▶ _WORK ITEM_: Line by line, the entries below are to be reproduced unaltered.

▶ _TASK MATERIAL_:
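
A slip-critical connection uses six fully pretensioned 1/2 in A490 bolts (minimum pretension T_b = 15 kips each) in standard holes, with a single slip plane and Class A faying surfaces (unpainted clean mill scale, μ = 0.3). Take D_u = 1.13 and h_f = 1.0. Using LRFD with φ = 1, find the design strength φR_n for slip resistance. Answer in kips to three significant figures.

30.5 kips

R_n = μ · D_u · h_f · T_b · n_s · n_b = 0.3 × 1.13 × 1.0 × 15 × 1 × 6 = 30.51 kips.
Design strength φR_n = 1 × 30.51 = 30.5 kips.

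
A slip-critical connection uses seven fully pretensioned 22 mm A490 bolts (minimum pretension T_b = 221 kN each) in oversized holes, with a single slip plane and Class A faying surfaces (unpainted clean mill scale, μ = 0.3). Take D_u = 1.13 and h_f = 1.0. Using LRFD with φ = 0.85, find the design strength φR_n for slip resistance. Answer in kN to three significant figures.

446 kN

R_n = μ · D_u · h_f · T_b · n_s · n_b = 0.3 × 1.13 × 1.0 × 221 × 1 × 7 = 524.4 kN.
Design strength φR_n = 0.85 × 524.4 = 446 kN.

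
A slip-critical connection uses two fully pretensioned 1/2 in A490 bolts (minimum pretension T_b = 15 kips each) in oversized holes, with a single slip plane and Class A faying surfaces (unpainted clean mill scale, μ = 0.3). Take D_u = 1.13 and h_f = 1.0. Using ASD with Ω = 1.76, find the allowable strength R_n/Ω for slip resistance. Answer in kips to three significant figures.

R_n = μ · D_u · h_f · T_b · n_s · n_b = 0.3 × 1.13 × 1.0 × 15 × 1 × 2 = 10.17 kips.
Allowable strength R_n/Ω = 10.17 / 1.76 = 5.78 kips.

5.78 kips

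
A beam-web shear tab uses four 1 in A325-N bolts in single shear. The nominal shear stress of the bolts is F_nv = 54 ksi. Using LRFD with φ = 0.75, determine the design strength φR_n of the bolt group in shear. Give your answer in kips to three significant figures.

A_b = π × 1² / 4 = 0.7854 in².
R_n = F_nv · A_b · n · n_s = 54 × 0.7854 × 4 × 1 = 169.6 kips.
Design strength φR_n = 0.75 × 169.6 = 127 kips.

127 kips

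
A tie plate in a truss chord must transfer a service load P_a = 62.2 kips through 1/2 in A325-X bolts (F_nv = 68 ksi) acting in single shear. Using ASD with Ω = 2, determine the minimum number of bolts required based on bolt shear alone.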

▶ _TASK RESPONSE_:
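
A slip-critical connection uses six fully pretensioned 1/2 in A490 bolts (minimum pretension T_b = 15 kips each) in standard holes, with a single slip plane and Class A faying surfaces (unpainted clean mill scale, μ = 0.3). Take D_u = 1.13 and h_f = 1.0. Using LRFD with φ = 1, find the design strength φR_n for slip resistance. Answer in kips to three significant figures.

30.5 kips

R_n = μ · D_u · h_f · T_b · n_s · n_b = 0.3 × 1.13 × 1.0 × 15 × 1 × 6 = 30.51 kips.
Design strength φR_n = 1 × 30.51 = 30.5 kips.

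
A slip-critical connection uses seven fully pretensioned 22 mm A490 bolts (minimum pretension T_b = 221 kN each) in oversized holes, with a single slip plane and Class A faying surfaces (unpainted clean mill scale, μ = 0.3). Take D_u = 1.13 and h_f = 1.0. Using LRFD with φ = 0.85, find the design strength φR_n for slip resistance. Answer in kN to three significant figures.

446 kN

R_n = μ · D_u · h_f · T_b · n_s · n_b = 0.3 × 1.13 × 1.0 × 221 × 1 × 7 = 524.4 kN.
Design strength φR_n = 0.85 × 524.4 = 446 kN.

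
A slip-critical connection uses two fully pretensioned 1/2 in A490 bolts (minimum pretension T_b = 15 kips each) in oversized holes, with a single slip plane and Class A faying surfaces (unpainted clean mill scale, μ = 0.3). Take D_u = 1.13 and h_f = 1.0. Using ASD with Ω = 1.76, find the allowable strength R_n/Ω for slip resistance. Answer in kips to three significant figures.

R_n = μ · D_u · h_f · T_b · n_s · n_b = 0.3 × 1.13 × 1.0 × 15 × 1 × 2 = 10.17 kips.
Allowable strength R_n/Ω = 10.17 / 1.76 = 5.78 kips.

5.78 kips

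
A beam-web shear tab uses four 1 in A325-N bolts in single shear. The nominal shear stress of the bolts is F_nv = 54 ksi. Using LRFD with φ = 0.75, determine the design strength φR_n of the bolt group in shear. Give your answer in kips to three significant figures.

A_b = π × 1² / 4 = 0.7854 in².
R_n = F_nv · A_b · n · n_s = 54 × 0.7854 × 4 × 1 = 169.6 kips.
Design strength φR_n = 0.75 × 169.6 = 127 kips.

127 kips

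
A tie plate in a truss chord must transfer a service load P_a = 62.2 kips through 1/2 in A325-X bolts (F_nv = 68 ksi) acting in single shear. Using ASD with Ω = 2, determine the minimum number of bolts required based on bolt shear alone.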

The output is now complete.